● About this task:
Copy all of the data that follows without altering a word.

● Exercise input:
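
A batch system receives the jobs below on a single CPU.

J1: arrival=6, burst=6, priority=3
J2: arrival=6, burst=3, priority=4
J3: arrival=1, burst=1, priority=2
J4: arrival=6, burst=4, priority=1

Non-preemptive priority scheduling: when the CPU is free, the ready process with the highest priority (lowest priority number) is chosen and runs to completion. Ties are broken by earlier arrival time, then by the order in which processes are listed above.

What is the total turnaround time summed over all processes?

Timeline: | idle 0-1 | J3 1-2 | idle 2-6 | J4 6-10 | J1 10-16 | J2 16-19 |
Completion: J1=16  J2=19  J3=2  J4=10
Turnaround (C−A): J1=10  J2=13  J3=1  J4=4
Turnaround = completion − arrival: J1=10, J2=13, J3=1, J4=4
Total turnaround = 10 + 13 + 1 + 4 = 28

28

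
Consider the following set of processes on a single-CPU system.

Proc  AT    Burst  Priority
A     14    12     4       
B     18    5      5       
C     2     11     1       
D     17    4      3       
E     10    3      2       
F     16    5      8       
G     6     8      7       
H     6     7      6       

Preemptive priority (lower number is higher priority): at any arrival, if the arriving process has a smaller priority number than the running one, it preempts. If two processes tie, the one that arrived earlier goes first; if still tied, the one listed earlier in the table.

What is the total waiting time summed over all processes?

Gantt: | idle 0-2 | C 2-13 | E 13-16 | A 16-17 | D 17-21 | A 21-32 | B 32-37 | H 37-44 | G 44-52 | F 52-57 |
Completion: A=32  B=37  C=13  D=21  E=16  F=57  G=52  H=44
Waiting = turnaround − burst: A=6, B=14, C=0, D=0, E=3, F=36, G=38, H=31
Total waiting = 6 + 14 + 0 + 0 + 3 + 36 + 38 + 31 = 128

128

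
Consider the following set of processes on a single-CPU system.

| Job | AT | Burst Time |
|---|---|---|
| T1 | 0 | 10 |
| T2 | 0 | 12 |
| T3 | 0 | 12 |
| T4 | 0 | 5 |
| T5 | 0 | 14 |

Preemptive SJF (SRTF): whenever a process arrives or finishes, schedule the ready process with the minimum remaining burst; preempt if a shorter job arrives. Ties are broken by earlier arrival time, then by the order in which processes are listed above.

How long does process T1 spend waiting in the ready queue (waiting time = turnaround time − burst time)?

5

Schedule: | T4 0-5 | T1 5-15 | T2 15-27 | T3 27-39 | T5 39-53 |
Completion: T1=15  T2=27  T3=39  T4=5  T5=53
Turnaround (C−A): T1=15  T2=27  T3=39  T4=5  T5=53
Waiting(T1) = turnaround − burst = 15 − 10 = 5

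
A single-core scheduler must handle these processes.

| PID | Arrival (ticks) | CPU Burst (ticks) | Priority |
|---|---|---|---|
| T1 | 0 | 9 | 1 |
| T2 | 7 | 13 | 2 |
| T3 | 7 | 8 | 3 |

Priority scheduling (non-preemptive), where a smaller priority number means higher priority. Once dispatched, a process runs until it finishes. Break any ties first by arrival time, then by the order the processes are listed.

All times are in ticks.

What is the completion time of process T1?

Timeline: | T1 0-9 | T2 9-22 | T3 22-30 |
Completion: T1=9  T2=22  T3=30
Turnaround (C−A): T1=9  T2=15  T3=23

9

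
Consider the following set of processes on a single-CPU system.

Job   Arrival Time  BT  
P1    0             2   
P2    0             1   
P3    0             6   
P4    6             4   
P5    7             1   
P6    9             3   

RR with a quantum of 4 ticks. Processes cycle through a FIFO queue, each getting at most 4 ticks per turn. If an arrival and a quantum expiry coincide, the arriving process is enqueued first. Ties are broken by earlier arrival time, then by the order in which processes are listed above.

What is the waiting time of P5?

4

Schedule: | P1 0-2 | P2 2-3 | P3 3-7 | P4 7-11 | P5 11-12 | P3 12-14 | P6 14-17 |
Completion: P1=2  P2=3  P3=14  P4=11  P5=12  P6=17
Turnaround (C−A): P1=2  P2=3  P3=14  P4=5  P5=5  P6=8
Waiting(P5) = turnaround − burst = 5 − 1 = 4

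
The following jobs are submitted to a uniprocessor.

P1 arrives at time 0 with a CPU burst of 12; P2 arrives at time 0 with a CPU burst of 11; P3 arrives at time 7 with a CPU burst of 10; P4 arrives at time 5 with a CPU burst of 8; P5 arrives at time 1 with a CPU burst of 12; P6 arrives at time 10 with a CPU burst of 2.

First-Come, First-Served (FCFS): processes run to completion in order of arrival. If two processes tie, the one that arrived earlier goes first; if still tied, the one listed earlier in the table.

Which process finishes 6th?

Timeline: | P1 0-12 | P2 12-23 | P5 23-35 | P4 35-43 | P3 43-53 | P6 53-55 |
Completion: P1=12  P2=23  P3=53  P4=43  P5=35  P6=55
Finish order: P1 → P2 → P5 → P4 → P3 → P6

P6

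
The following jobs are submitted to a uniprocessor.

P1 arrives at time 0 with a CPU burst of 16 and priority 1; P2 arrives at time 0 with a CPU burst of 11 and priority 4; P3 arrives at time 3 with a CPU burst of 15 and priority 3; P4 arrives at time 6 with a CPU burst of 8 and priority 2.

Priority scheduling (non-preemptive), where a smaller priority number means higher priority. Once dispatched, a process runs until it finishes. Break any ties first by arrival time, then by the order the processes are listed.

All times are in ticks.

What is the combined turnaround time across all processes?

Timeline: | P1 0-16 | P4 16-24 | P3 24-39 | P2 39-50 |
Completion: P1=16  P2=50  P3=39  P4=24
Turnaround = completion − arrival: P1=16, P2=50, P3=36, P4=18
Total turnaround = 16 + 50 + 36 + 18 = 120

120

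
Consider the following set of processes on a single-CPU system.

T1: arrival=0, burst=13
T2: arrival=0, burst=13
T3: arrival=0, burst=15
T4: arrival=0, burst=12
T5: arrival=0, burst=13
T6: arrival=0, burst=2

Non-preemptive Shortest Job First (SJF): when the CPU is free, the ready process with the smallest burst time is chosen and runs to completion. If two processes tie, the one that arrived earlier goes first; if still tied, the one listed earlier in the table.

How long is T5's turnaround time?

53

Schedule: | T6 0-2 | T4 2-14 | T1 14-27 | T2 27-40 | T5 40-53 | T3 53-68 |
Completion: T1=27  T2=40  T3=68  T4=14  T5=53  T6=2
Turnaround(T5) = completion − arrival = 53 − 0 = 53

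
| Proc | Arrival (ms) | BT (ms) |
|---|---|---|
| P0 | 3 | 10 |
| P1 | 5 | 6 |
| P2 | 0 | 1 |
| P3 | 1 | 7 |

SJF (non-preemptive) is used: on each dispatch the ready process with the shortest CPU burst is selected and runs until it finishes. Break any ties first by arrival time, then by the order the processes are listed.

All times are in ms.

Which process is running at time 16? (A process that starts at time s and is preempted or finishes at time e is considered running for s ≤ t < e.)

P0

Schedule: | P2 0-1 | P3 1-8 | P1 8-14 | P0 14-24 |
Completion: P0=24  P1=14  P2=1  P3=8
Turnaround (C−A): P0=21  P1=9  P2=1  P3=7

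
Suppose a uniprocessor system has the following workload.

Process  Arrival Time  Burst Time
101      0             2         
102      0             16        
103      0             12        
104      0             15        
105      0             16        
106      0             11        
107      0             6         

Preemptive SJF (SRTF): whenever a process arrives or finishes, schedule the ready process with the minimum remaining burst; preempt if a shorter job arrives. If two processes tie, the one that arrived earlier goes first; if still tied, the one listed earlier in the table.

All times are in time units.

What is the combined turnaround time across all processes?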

● Task result:
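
A batch system receives the jobs below on a single CPU.

J1: arrival=6, burst=6, priority=3
J2: arrival=6, burst=3, priority=4
J3: arrival=1, burst=1, priority=2
J4: arrival=6, burst=4, priority=1

Non-preemptive priority scheduling: when the CPU is free, the ready process with the highest priority (lowest priority number) is chosen and runs to completion. Ties are broken by earlier arrival time, then by the order in which processes are listed above.

What is the total turnaround time summed over all processes?

Timeline: | idle 0-1 | J3 1-2 | idle 2-6 | J4 6-10 | J1 10-16 | J2 16-19 |
Completion: J1=16  J2=19  J3=2  J4=10
Turnaround (C−A): J1=10  J2=13  J3=1  J4=4
Turnaround = completion − arrival: J1=10, J2=13, J3=1, J4=4
Total turnaround = 10 + 13 + 1 + 4 = 28

28

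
Consider the following set of processes on a single-CPU system.

Proc  AT    Burst  Priority
A     14    12     4       
B     18    5      5       
C     2     11     1       
D     17    4      3       
E     10    3      2       
F     16    5      8       
G     6     8      7       
H     6     7      6       

Preemptive priority (lower number is higher priority): at any arrival, if the arriving process has a smaller priority number than the running one, it preempts. If two processes tie, the one that arrived earlier goes first; if still tied, the one listed earlier in the table.

What is the total waiting time summed over all processes?

Gantt: | idle 0-2 | C 2-13 | E 13-16 | A 16-17 | D 17-21 | A 21-32 | B 32-37 | H 37-44 | G 44-52 | F 52-57 |
Completion: A=32  B=37  C=13  D=21  E=16  F=57  G=52  H=44
Waiting = turnaround − burst: A=6, B=14, C=0, D=0, E=3, F=36, G=38, H=31
Total waiting = 6 + 14 + 0 + 0 + 3 + 36 + 38 + 31 = 128

128

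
Consider the following set of processes on a single-CPU system.

| Job | AT | Burst Time |
|---|---|---|
| T1 | 0 | 10 |
| T2 | 0 | 12 |
| T3 | 0 | 12 |
| T4 | 0 | 5 |
| T5 | 0 | 14 |

Preemptive SJF (SRTF): whenever a process arrives or finishes, schedule the ready process with the minimum remaining burst; preempt if a shorter job arrives. Ties are broken by earlier arrival time, then by the order in which processes are listed above.

How long does process T1 spend waiting in the ready queue (waiting time = turnaround time − burst time)?

5

Schedule: | T4 0-5 | T1 5-15 | T2 15-27 | T3 27-39 | T5 39-53 |
Completion: T1=15  T2=27  T3=39  T4=5  T5=53
Turnaround (C−A): T1=15  T2=27  T3=39  T4=5  T5=53
Waiting(T1) = turnaround − burst = 15 − 10 = 5

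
A single-core scheduler must handle these processes.

| PID | Arrival (ticks) | CPU Burst (ticks) | Priority |
|---|---|---|---|
| T1 | 0 | 9 | 1 |
| T2 | 7 | 13 | 2 |
| T3 | 7 | 8 | 3 |

Priority scheduling (non-preemptive), where a smaller priority number means higher priority. Once dispatched, a process runs until it finishes. Break any ties first by arrival time, then by the order the processes are listed.

All times are in ticks.

What is the completion time of process T1?

Timeline: | T1 0-9 | T2 9-22 | T3 22-30 |
Completion: T1=9  T2=22  T3=30
Turnaround (C−A): T1=9  T2=15  T3=23

9

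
Consider the following set of processes on a single-CPU system.

Job   Arrival Time  BT  
P1    0             2   
P2    0             1   
P3    0             6   
P4    6             4   
P5    7             1   
P6    9             3   

RR with a quantum of 4 ticks. Processes cycle through a FIFO queue, each getting at most 4 ticks per turn. If an arrival and a quantum expiry coincide, the arriving process is enqueued first. Ties are broken by earlier arrival time, then by the order in which processes are listed above.

What is the waiting time of P5?

4

Schedule: | P1 0-2 | P2 2-3 | P3 3-7 | P4 7-11 | P5 11-12 | P3 12-14 | P6 14-17 |
Completion: P1=2  P2=3  P3=14  P4=11  P5=12  P6=17
Turnaround (C−A): P1=2  P2=3  P3=14  P4=5  P5=5  P6=8
Waiting(P5) = turnaround − burst = 5 − 1 = 4

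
The following jobs are submitted to a uniprocessor.

P1 arrives at time 0 with a CPU burst of 12; P2 arrives at time 0 with a CPU burst of 11; P3 arrives at time 7 with a CPU burst of 10; P4 arrives at time 5 with a CPU burst of 8; P5 arrives at time 1 with a CPU burst of 12; P6 arrives at time 10 with a CPU burst of 2.

First-Come, First-Served (FCFS): processes run to completion in order of arrival. If two processes tie, the one that arrived earlier goes first; if still tied, the one listed earlier in the table.

Which process finishes 6th?

Timeline: | P1 0-12 | P2 12-23 | P5 23-35 | P4 35-43 | P3 43-53 | P6 53-55 |
Completion: P1=12  P2=23  P3=53  P4=43  P5=35  P6=55
Finish order: P1 → P2 → P5 → P4 → P3 → P6

P6

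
The following jobs are submitted to a uniprocessor.

P1 arrives at time 0 with a CPU burst of 16 and priority 1; P2 arrives at time 0 with a CPU burst of 11 and priority 4; P3 arrives at time 3 with a CPU burst of 15 and priority 3; P4 arrives at time 6 with a CPU burst of 8 and priority 2.

Priority scheduling (non-preemptive), where a smaller priority number means higher priority. Once dispatched, a process runs until it finishes. Break any ties first by arrival time, then by the order the processes are listed.

All times are in ticks.

What is the combined turnaround time across all processes?

Timeline: | P1 0-16 | P4 16-24 | P3 24-39 | P2 39-50 |
Completion: P1=16  P2=50  P3=39  P4=24
Turnaround = completion − arrival: P1=16, P2=50, P3=36, P4=18
Total turnaround = 16 + 50 + 36 + 18 = 120

120

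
Consider the following set of processes on a single-CPU system.

T1: arrival=0, burst=13
T2: arrival=0, burst=13
T3: arrival=0, burst=15
T4: arrival=0, burst=12
T5: arrival=0, burst=13
T6: arrival=0, burst=2

Non-preemptive Shortest Job First (SJF): when the CPU is free, the ready process with the smallest burst time is chosen and runs to completion. If two processes tie, the one that arrived earlier goes first; if still tied, the one listed earlier in the table.

How long is T5's turnaround time?

53

Schedule: | T6 0-2 | T4 2-14 | T1 14-27 | T2 27-40 | T5 40-53 | T3 53-68 |
Completion: T1=27  T2=40  T3=68  T4=14  T5=53  T6=2
Turnaround(T5) = completion − arrival = 53 − 0 = 53

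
| Proc | Arrival (ms) | BT (ms) |
|---|---|---|
| P0 | 3 | 10 |
| P1 | 5 | 6 |
| P2 | 0 | 1 |
| P3 | 1 | 7 |

SJF (non-preemptive) is used: on each dispatch the ready process with the shortest CPU burst is selected and runs until it finishes. Break any ties first by arrival time, then by the order the processes are listed.

All times are in ms.

Which process is running at time 16? (A process that starts at time s and is preempted or finishes at time e is considered running for s ≤ t < e.)

P0

Schedule: | P2 0-1 | P3 1-8 | P1 8-14 | P0 14-24 |
Completion: P0=24  P1=14  P2=1  P3=8
Turnaround (C−A): P0=21  P1=9  P2=1  P3=7

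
Suppose a uniprocessor system has the following workload.

Process  Arrival Time  Burst Time
101      0             2         
102      0             16        
103      0             12        
104      0             15        
105      0             16        
106      0             11        
107      0             6         

Preemptive SJF (SRTF): whenever a process arrives or finishes, schedule the ready process with the minimum remaining burst; preempt if a shorter job arrives. If two processes tie, the one that arrived earlier goes first; if still tied, the one listed earlier in the table.

All times are in time units.

What is the combined turnaround time across all processes?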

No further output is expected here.